Repeat the records exactly. Every line must match.

--- START ---

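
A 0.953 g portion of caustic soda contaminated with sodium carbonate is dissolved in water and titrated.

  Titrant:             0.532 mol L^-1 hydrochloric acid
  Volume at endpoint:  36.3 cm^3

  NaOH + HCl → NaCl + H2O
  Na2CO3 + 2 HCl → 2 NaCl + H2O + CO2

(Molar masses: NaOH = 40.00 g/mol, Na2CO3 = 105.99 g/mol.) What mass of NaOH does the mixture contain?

n(HCl) = 0.0363 × 0.532 = 0.0193 mol
Let x = n(NaOH), y = n(Na2CO3).
Titrant: 1x + 2y = 0.0193;  mass: 40.00x + 105.99y = 0.953
Solving, x = 5.42 × 10^-3 mol, y = 6.95 × 10^-3 mol
mass of NaOH = 5.42 × 10^-3 × 40.00 = 0.217 g

0.217 g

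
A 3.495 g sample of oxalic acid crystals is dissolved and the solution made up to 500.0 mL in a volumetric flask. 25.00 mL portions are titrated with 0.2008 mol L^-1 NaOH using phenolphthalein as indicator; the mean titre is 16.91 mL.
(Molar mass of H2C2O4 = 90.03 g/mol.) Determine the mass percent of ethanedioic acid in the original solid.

87.47 %

H2C2O4 + 2 NaOH → Na2C2O4 + 2 H2O
n(NaOH) per titration = 0.01691 × 0.2008 = 3.396 × 10^-3 mol
From the 1:2 ratio, n(H2C2O4) in each aliquot = 1/2 × 3.396 × 10^-3 = 1.698 × 10^-3 mol
n(H2C2O4) in the whole flask = 1.698 × 10^-3 × 500.0/25.00 = 0.03396 mol
mass of H2C2O4 = 0.03396 × 90.03 = 3.057 g
% H2C2O4 = 3.057 / 3.495 × 100 = 87.47 %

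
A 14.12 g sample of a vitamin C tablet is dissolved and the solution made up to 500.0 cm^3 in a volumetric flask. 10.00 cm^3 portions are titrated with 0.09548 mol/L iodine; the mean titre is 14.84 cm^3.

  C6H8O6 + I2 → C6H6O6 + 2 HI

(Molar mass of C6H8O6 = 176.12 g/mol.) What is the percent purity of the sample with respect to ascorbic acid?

n(I2) per titration = 0.01484 × 0.09548 = 1.417 × 10^-3 mol
n(C6H8O6) in each aliquot = 1.417 × 10^-3 mol (1:1 ratio)
n(C6H8O6) in the whole flask = 1.417 × 10^-3 × 500.0/10.00 = 0.07085 mol
mass of C6H8O6 = 0.07085 × 176.12 = 12.48 g
% C6H8O6 = 12.48 / 14.12 × 100 = 88.37 %

88.37 %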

--- END ---

**ANSWER AREA**
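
A 0.953 g portion of caustic soda contaminated with sodium carbonate is dissolved in water and titrated.

  Titrant:             0.532 mol L^-1 hydrochloric acid
  Volume at endpoint:  36.3 cm^3

  NaOH + HCl → NaCl + H2O
  Na2CO3 + 2 HCl → 2 NaCl + H2O + CO2

(Molar masses: NaOH = 40.00 g/mol, Na2CO3 = 105.99 g/mol.) What mass of NaOH does the mixture contain?

n(HCl) = 0.0363 × 0.532 = 0.0193 mol
Let x = n(NaOH), y = n(Na2CO3).
Titrant: 1x + 2y = 0.0193;  mass: 40.00x + 105.99y = 0.953
Solving, x = 5.42 × 10^-3 mol, y = 6.95 × 10^-3 mol
mass of NaOH = 5.42 × 10^-3 × 40.00 = 0.217 g

0.217 g

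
A 3.495 g sample of oxalic acid crystals is dissolved and the solution made up to 500.0 mL in a volumetric flask. 25.00 mL portions are titrated with 0.2008 mol L^-1 NaOH using phenolphthalein as indicator; the mean titre is 16.91 mL.
(Molar mass of H2C2O4 = 90.03 g/mol.) Determine the mass percent of ethanedioic acid in the original solid.

87.47 %

H2C2O4 + 2 NaOH → Na2C2O4 + 2 H2O
n(NaOH) per titration = 0.01691 × 0.2008 = 3.396 × 10^-3 mol
From the 1:2 ratio, n(H2C2O4) in each aliquot = 1/2 × 3.396 × 10^-3 = 1.698 × 10^-3 mol
n(H2C2O4) in the whole flask = 1.698 × 10^-3 × 500.0/25.00 = 0.03396 mol
mass of H2C2O4 = 0.03396 × 90.03 = 3.057 g
% H2C2O4 = 3.057 / 3.495 × 100 = 87.47 %

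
A 14.12 g sample of a vitamin C tablet is dissolved and the solution made up to 500.0 cm^3 in a volumetric flask. 10.00 cm^3 portions are titrated with 0.09548 mol/L iodine; the mean titre is 14.84 cm^3.

  C6H8O6 + I2 → C6H6O6 + 2 HI

(Molar mass of C6H8O6 = 176.12 g/mol.) What is the percent purity of the sample with respect to ascorbic acid?

n(I2) per titration = 0.01484 × 0.09548 = 1.417 × 10^-3 mol
n(C6H8O6) in each aliquot = 1.417 × 10^-3 mol (1:1 ratio)
n(C6H8O6) in the whole flask = 1.417 × 10^-3 × 500.0/10.00 = 0.07085 mol
mass of C6H8O6 = 0.07085 × 176.12 = 12.48 g
% C6H8O6 = 12.48 / 14.12 × 100 = 88.37 %

88.37 %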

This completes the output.